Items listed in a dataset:
--- START ---
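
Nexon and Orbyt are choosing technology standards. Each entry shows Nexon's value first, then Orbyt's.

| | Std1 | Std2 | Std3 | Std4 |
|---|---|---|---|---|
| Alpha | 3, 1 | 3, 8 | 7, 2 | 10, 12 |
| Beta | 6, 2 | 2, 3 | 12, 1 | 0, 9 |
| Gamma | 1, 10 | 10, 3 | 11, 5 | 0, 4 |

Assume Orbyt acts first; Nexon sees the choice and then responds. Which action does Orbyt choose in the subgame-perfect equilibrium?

Work backward from Nexon's decision.
- Std1: Nexon compares 3, 6, 1 and picks Beta; Orbyt would get 2.
- Std2: Nexon compares 3, 2, 10 and picks Gamma; Orbyt would get 3.
- Std3: Nexon compares 7, 12, 11 and picks Beta; Orbyt would get 1.
- Std4: Nexon compares 10, 0, 0 and picks Alpha; Orbyt would get 12.
Maximizing over 2, 3, 1, 12, Orbyt chooses Std4. Subgame-perfect outcome: (Alpha, Std4) with payoffs (10, 12).

Std4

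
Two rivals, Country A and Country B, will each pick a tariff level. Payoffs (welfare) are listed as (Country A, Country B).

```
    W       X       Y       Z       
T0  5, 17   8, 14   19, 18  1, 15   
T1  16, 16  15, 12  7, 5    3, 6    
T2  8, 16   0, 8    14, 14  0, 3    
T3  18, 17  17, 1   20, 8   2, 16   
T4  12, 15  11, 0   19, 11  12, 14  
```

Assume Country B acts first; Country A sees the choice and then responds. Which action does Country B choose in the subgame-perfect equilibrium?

W

Work backward from Country A's decision.
- W: BR = T3, leader payoff 17.
- X: BR = T3, leader payoff 1.
- Y: BR = T3, leader payoff 8.
- Z: BR = T4, leader payoff 14.
Country B's induced payoffs are 17, 1, 8, 14, so Country B commits to W. Subgame-perfect outcome: (T3, W) with payoffs (18, 17).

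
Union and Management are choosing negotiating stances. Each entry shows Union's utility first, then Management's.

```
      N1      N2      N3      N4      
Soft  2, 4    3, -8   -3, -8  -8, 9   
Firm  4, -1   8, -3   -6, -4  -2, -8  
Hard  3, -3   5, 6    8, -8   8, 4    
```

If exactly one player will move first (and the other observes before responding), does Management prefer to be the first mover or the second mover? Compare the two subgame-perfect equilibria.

second

If Union leads: Management's best replies are Soft→N4, Firm→N1, Hard→N2; Union's induced payoffs -8, 4, 5; outcome (Hard, N2), payoffs (5, 6).
If Management leads: Union's best replies are N1→Firm, N2→Firm, N3→Hard, N4→Hard; Management's induced payoffs -1, -3, -8, 4; outcome (Hard, N4), payoffs (8, 4).
Management gets 4 moving first and 6 moving second, so Management prefers to move second.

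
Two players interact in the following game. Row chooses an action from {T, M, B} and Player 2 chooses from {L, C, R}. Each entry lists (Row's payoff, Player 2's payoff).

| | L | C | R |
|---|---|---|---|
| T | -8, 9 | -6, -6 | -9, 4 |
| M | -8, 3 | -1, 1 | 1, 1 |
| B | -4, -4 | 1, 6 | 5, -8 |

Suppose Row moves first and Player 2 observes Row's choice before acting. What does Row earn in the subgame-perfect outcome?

1

Solve by backward induction (Row leads).
- T: BR = L, leader payoff -8.
- M: BR = L, leader payoff -8.
- B: BR = C, leader payoff 1.
Among -8, -8, 1, the best is 1 at B. Subgame-perfect outcome: (B, C) with payoffs (1, 6).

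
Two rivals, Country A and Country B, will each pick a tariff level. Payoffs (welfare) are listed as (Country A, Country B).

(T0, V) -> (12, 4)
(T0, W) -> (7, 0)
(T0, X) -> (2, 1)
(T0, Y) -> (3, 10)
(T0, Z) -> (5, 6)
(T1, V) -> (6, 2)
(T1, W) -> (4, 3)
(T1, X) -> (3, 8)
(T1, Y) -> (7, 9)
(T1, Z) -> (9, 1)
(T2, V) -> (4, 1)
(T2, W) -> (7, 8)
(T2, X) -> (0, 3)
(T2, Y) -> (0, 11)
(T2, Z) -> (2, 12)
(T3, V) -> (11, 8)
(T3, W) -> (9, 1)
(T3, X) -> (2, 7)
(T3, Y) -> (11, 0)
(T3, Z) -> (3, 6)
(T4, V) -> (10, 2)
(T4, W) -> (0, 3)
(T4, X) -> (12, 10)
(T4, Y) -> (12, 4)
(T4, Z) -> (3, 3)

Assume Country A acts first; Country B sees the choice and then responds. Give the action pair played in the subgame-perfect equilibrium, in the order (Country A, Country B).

(T4, X)

Country B best-responds to each possible Country A move:
- T0: BR = Y, leader payoff 3.
- T1: BR = Y, leader payoff 7.
- T2: BR = Z, leader payoff 2.
- T3: BR = V, leader payoff 11.
- T4: BR = X, leader payoff 12.
Maximizing over 3, 7, 2, 11, 12, Country A chooses T4. Subgame-perfect outcome: (T4, X) with payoffs (12, 10).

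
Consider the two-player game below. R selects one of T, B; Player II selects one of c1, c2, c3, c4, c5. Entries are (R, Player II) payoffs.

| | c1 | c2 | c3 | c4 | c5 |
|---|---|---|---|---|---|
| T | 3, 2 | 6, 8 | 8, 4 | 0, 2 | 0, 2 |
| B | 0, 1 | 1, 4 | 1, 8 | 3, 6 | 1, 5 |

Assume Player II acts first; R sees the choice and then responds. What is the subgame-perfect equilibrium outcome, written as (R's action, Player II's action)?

(T, c2)

R best-responds to each possible Player II move:
- c1: R compares 3, 0 and picks T; Player II would get 2.
- c2: R compares 6, 1 and picks T; Player II would get 8.
- c3: R compares 8, 1 and picks T; Player II would get 4.
- c4: R compares 0, 3 and picks B; Player II would get 6.
- c5: R compares 0, 1 and picks B; Player II would get 5.
Player II's induced payoffs are 2, 8, 4, 6, 5, so Player II commits to c2. Subgame-perfect outcome: (T, c2) with payoffs (6, 8).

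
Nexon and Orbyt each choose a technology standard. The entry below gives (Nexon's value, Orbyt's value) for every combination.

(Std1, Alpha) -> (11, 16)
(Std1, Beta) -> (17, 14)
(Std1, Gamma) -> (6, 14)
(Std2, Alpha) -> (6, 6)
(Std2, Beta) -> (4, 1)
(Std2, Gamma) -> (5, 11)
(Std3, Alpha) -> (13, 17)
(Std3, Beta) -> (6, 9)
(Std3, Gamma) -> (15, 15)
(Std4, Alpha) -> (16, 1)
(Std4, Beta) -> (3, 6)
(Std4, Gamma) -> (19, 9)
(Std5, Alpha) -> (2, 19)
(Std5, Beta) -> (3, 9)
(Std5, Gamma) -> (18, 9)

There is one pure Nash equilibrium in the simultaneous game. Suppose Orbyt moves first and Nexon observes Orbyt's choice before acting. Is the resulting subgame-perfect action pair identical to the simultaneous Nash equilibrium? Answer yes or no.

Work backward from Nexon's decision.
- Alpha: BR = Std4, leader payoff 1.
- Beta: BR = Std1, leader payoff 14.
- Gamma: BR = Std4, leader payoff 9.
Maximizing over 1, 14, 9, Orbyt chooses Beta. Subgame-perfect outcome: (Std1, Beta) with payoffs (17, 14).
Now find the simultaneous Nash equilibrium.
Nexon's best replies: Alpha→Std4; Beta→Std1; Gamma→Std4.
Orbyt's best replies: Std1→Alpha; Std2→Gamma; Std3→Alpha; Std4→Gamma; Std5→Alpha.
The unique mutual best reply is (Std4, Gamma), giving (19, 9).
Sequential outcome (Std1, Beta) differs from the Nash profile (Std4, Gamma).

no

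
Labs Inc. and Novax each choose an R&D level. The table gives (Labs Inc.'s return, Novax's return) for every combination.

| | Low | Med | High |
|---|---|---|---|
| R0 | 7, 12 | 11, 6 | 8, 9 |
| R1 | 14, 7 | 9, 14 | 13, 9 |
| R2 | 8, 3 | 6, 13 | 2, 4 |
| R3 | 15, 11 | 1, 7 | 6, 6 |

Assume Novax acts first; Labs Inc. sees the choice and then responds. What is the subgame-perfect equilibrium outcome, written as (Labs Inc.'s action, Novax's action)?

(R3, Low)

Work backward from Labs Inc.'s decision.
- Low: BR = R3, leader payoff 11.
- Med: BR = R0, leader payoff 6.
- High: BR = R1, leader payoff 9.
Among 11, 6, 9, the best is 11 at Low. Subgame-perfect outcome: (R3, Low) with payoffs (15, 11).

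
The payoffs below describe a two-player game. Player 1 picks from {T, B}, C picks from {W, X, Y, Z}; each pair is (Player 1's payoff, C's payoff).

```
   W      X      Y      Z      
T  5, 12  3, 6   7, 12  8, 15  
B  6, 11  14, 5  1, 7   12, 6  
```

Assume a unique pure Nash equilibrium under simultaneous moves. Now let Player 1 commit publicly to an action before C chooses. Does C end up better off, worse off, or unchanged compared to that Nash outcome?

Solve by backward induction (Player 1 leads).
- T: BR = Z, leader payoff 8.
- B: BR = W, leader payoff 6.
Among 8, 6, the best is 8 at T. Subgame-perfect outcome: (T, Z) with payoffs (8, 15).
Under simultaneous play:
Player 1's best replies: W→B; X→B; Y→T; Z→B.
C's best replies: T→Z; B→W.
The unique mutual best reply is (B, W), giving (6, 11).
C earns 15 sequentially versus 11 at the Nash outcome: better off.

better off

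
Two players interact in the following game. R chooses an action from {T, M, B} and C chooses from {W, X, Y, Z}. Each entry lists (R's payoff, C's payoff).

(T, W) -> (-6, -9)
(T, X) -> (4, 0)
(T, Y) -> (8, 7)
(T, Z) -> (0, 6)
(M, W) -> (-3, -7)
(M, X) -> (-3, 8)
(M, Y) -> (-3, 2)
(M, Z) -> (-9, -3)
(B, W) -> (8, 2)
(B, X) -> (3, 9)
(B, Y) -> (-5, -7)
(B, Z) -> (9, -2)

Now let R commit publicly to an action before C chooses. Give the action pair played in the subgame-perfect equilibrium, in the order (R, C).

Solve by backward induction (R leads).
- T: BR = Y, leader payoff 8.
- M: BR = X, leader payoff -3.
- B: BR = X, leader payoff 3.
Among 8, -3, 3, the best is 8 at T. Subgame-perfect outcome: (T, Y) with payoffs (8, 7).

(T, Y)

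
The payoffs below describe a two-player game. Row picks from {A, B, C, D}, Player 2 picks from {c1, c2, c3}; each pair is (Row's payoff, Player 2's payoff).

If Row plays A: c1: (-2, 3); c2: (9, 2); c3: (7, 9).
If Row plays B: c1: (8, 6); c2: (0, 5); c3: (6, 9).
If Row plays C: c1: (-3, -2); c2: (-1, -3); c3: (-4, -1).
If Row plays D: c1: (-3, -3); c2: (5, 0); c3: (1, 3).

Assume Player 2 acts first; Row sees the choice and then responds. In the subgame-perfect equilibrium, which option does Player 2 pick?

Solve by backward induction (Player 2 leads).
- c1: BR = B, leader payoff 6.
- c2: BR = A, leader payoff 2.
- c3: BR = A, leader payoff 9.
Maximizing over 6, 2, 9, Player 2 chooses c3. Subgame-perfect outcome: (A, c3) with payoffs (7, 9).

c3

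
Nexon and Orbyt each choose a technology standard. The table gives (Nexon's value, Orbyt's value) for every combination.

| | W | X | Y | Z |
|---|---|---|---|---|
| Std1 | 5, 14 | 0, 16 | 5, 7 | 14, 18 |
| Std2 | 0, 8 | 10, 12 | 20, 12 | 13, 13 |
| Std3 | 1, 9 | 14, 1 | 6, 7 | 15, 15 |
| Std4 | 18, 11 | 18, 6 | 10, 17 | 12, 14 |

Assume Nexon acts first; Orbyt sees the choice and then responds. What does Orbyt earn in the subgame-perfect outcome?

15

Work backward from Orbyt's decision.
- Std1: Orbyt compares 14, 16, 7, 18 and picks Z; Nexon would get 14.
- Std2: Orbyt compares 8, 12, 12, 13 and picks Z; Nexon would get 13.
- Std3: Orbyt compares 9, 1, 7, 15 and picks Z; Nexon would get 15.
- Std4: Orbyt compares 11, 6, 17, 14 and picks Y; Nexon would get 10.
Maximizing over 14, 13, 15, 10, Nexon chooses Std3. Subgame-perfect outcome: (Std3, Z) with payoffs (15, 15).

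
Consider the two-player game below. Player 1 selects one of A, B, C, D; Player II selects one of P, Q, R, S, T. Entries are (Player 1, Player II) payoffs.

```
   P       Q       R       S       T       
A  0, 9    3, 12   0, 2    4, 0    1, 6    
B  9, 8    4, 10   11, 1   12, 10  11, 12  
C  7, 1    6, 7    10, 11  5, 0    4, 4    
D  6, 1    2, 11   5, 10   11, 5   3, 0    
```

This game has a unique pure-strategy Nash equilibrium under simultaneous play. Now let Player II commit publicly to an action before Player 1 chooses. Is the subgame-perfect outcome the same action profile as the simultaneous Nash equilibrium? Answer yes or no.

yes

Solve by backward induction (Player II leads).
- P: BR = B, leader payoff 8.
- Q: BR = C, leader payoff 7.
- R: BR = B, leader payoff 1.
- S: BR = B, leader payoff 10.
- T: BR = B, leader payoff 12.
Player II's induced payoffs are 8, 7, 1, 10, 12, so Player II commits to T. Subgame-perfect outcome: (B, T) with payoffs (11, 12).
Under simultaneous play:
Player 1's best replies: P→B; Q→C; R→B; S→B; T→B.
Player II's best replies: A→Q; B→T; C→R; D→Q.
Only (B, T) has each player best-responding; Nash payoffs (11, 12).
Sequential outcome (B, T) coincides with the Nash profile (B, T).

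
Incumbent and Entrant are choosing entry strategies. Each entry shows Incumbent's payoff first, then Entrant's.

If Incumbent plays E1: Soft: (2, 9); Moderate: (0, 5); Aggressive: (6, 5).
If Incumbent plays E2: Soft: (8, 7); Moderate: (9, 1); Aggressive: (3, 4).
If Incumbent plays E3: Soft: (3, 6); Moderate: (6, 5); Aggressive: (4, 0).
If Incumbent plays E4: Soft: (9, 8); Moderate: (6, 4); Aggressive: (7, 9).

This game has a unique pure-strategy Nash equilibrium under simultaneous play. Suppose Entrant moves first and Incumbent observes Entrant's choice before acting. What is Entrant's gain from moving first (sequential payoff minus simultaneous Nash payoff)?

Work backward from Incumbent's decision.
- Soft: BR = E4, leader payoff 8.
- Moderate: BR = E2, leader payoff 1.
- Aggressive: BR = E4, leader payoff 9.
Maximizing over 8, 1, 9, Entrant chooses Aggressive. Subgame-perfect outcome: (E4, Aggressive) with payoffs (7, 9).
For the simultaneous game, intersect best replies.
Incumbent's best replies: Soft→E4; Moderate→E2; Aggressive→E4.
Entrant's best replies: E1→Soft; E2→Soft; E3→Soft; E4→Aggressive.
Only (E4, Aggressive) has each player best-responding; Nash payoffs (7, 9).
Entrant's commitment gain: 9 − 9 = 0.

0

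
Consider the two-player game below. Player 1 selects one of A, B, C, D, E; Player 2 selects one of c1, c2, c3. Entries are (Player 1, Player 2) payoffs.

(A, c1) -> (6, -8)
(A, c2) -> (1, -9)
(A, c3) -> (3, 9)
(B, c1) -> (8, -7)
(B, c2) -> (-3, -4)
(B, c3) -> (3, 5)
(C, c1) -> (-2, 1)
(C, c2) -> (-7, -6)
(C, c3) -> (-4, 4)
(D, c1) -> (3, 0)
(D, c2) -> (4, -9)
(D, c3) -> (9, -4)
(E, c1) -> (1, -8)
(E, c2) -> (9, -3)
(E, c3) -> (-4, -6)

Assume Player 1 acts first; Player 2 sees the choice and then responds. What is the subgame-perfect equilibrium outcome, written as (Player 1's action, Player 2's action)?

(E, c2)

Work backward from Player 2's decision.
- A → Player 2 plays c3 (best of -8, -9, 9); Player 1 gets 3.
- B → Player 2 plays c3 (best of -7, -4, 5); Player 1 gets 3.
- C → Player 2 plays c3 (best of 1, -6, 4); Player 1 gets -4.
- D → Player 2 plays c1 (best of 0, -9, -4); Player 1 gets 3.
- E → Player 2 plays c2 (best of -8, -3, -6); Player 1 gets 9.
Player 1's induced payoffs are 3, 3, -4, 3, 9, so Player 1 commits to E. Subgame-perfect outcome: (E, c2) with payoffs (9, -3).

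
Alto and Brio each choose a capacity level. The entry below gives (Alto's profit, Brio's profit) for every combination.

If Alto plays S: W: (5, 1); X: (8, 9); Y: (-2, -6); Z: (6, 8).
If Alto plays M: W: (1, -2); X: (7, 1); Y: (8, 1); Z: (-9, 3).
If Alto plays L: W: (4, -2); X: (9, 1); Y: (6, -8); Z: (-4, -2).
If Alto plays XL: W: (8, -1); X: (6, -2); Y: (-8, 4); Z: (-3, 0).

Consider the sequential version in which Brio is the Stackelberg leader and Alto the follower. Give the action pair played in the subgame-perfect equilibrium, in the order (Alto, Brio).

(S, Z)

Backward induction with Brio moving first.
- W: BR = XL, leader payoff -1.
- X: BR = L, leader payoff 1.
- Y: BR = M, leader payoff 1.
- Z: BR = S, leader payoff 8.
Brio's induced payoffs are -1, 1, 1, 8, so Brio commits to Z. Subgame-perfect outcome: (S, Z) with payoffs (6, 8).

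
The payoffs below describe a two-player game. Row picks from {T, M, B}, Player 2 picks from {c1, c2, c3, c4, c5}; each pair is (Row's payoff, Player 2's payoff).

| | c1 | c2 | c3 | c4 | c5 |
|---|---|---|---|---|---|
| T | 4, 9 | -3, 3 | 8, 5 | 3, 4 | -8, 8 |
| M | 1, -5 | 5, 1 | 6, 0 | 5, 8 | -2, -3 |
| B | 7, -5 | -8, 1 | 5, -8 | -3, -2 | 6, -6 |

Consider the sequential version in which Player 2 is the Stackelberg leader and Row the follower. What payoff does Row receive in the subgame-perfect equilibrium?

Work backward from Row's decision.
- c1 → Row plays B (best of 4, 1, 7); Player 2 gets -5.
- c2 → Row plays M (best of -3, 5, -8); Player 2 gets 1.
- c3 → Row plays T (best of 8, 6, 5); Player 2 gets 5.
- c4 → Row plays M (best of 3, 5, -3); Player 2 gets 8.
- c5 → Row plays B (best of -8, -2, 6); Player 2 gets -6.
Among -5, 1, 5, 8, -6, the best is 8 at c4. Subgame-perfect outcome: (M, c4) with payoffs (5, 8).

5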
--- END ---
From the entries above, give again exactly the lines running from the line with "(T2, X) -> (0, 3)" to the line with "(T4, Z) -> (3, 3)"; include both of those lines.

COMPLETED EXERCISE
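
(T2, X) -> (0, 3)
(T2, Y) -> (0, 11)
(T2, Z) -> (2, 12)
(T3, V) -> (11, 8)
(T3, W) -> (9, 1)
(T3, X) -> (2, 7)
(T3, Y) -> (11, 0)
(T3, Z) -> (3, 6)
(T4, V) -> (10, 2)
(T4, W) -> (0, 3)
(T4, X) -> (12, 10)
(T4, Y) -> (12, 4)
(T4, Z) -> (3, 3)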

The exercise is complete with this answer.